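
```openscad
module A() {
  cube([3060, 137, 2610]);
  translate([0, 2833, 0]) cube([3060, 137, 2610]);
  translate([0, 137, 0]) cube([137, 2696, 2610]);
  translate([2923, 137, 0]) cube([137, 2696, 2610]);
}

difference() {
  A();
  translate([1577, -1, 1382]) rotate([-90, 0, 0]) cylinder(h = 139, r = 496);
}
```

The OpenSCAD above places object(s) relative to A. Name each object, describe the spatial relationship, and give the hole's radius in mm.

A is a house frame. The house frame has a circular hole through its front wall. The hole's radius is 496 mm.

The subtracted cylinder has r = 496 mm.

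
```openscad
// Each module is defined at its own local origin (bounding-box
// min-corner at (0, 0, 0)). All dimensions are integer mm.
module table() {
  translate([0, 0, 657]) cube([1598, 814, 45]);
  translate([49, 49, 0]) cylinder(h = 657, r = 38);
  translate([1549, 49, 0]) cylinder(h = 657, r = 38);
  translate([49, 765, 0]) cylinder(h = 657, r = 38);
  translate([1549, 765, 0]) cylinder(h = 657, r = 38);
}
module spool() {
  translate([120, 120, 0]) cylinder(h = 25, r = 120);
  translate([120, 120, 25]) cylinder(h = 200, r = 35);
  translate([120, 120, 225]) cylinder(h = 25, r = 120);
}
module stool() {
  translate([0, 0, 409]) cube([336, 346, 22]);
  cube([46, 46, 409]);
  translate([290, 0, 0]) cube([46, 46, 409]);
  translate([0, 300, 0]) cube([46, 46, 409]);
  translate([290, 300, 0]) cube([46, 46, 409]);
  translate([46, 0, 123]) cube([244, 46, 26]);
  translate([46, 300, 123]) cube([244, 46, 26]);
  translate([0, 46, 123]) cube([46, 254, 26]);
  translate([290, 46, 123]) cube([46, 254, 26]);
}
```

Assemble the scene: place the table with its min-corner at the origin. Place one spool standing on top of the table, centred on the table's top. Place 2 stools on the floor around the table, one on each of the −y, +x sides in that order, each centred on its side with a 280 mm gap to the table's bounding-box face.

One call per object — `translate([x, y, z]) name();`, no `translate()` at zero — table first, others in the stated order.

table();
translate([679, 287, 702]) spool();
translate([631, -626, 0]) stool();
translate([1878, 234, 0]) stool();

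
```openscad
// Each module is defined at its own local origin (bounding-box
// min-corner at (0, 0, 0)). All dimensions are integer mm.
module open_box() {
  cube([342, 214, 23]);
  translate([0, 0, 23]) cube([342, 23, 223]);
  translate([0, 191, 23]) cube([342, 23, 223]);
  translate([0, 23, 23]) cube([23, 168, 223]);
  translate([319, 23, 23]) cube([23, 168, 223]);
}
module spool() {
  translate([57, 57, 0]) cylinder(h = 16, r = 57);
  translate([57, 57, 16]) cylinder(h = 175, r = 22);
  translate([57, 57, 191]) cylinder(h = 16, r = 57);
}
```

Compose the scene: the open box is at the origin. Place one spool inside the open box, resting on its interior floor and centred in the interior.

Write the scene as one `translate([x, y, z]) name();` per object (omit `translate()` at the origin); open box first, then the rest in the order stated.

open_box();
translate([114, 50, 23]) spool();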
------------------------------------------------------------------------
» **WORK ITEM**:
Every line of the listing is to be returned unchanged.

» **WORKED SOLUTION**:
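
```openscad
module A() {
  cube([3060, 137, 2610]);
  translate([0, 2833, 0]) cube([3060, 137, 2610]);
  translate([0, 137, 0]) cube([137, 2696, 2610]);
  translate([2923, 137, 0]) cube([137, 2696, 2610]);
}

difference() {
  A();
  translate([1577, -1, 1382]) rotate([-90, 0, 0]) cylinder(h = 139, r = 496);
}
```

The OpenSCAD above places object(s) relative to A. Name each object, describe the spatial relationship, and give the hole's radius in mm.

A is a house frame. The house frame has a circular hole through its front wall. The hole's radius is 496 mm.

The subtracted cylinder has r = 496 mm.

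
```openscad
// Each module is defined at its own local origin (bounding-box
// min-corner at (0, 0, 0)). All dimensions are integer mm.
module table() {
  translate([0, 0, 657]) cube([1598, 814, 45]);
  translate([49, 49, 0]) cylinder(h = 657, r = 38);
  translate([1549, 49, 0]) cylinder(h = 657, r = 38);
  translate([49, 765, 0]) cylinder(h = 657, r = 38);
  translate([1549, 765, 0]) cylinder(h = 657, r = 38);
}
module spool() {
  translate([120, 120, 0]) cylinder(h = 25, r = 120);
  translate([120, 120, 25]) cylinder(h = 200, r = 35);
  translate([120, 120, 225]) cylinder(h = 25, r = 120);
}
module stool() {
  translate([0, 0, 409]) cube([336, 346, 22]);
  cube([46, 46, 409]);
  translate([290, 0, 0]) cube([46, 46, 409]);
  translate([0, 300, 0]) cube([46, 46, 409]);
  translate([290, 300, 0]) cube([46, 46, 409]);
  translate([46, 0, 123]) cube([244, 46, 26]);
  translate([46, 300, 123]) cube([244, 46, 26]);
  translate([0, 46, 123]) cube([46, 254, 26]);
  translate([290, 46, 123]) cube([46, 254, 26]);
}
```

Assemble the scene: place the table with its min-corner at the origin. Place one spool standing on top of the table, centred on the table's top. Place 2 stools on the floor around the table, one on each of the −y, +x sides in that order, each centred on its side with a 280 mm gap to the table's bounding-box face.

One call per object — `translate([x, y, z]) name();`, no `translate()` at zero — table first, others in the stated order.

table();
translate([679, 287, 702]) spool();
translate([631, -626, 0]) stool();
translate([1878, 234, 0]) stool();

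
```openscad
// Each module is defined at its own local origin (bounding-box
// min-corner at (0, 0, 0)). All dimensions are integer mm.
module open_box() {
  cube([342, 214, 23]);
  translate([0, 0, 23]) cube([342, 23, 223]);
  translate([0, 191, 23]) cube([342, 23, 223]);
  translate([0, 23, 23]) cube([23, 168, 223]);
  translate([319, 23, 23]) cube([23, 168, 223]);
}
module spool() {
  translate([57, 57, 0]) cylinder(h = 16, r = 57);
  translate([57, 57, 16]) cylinder(h = 175, r = 22);
  translate([57, 57, 191]) cylinder(h = 16, r = 57);
}
```

Compose the scene: the open box is at the origin. Place one spool inside the open box, resting on its interior floor and centred in the interior.

Write the scene as one `translate([x, y, z]) name();` per object (omit `translate()` at the origin); open box first, then the rest in the order stated.

open_box();
translate([114, 50, 23]) spool();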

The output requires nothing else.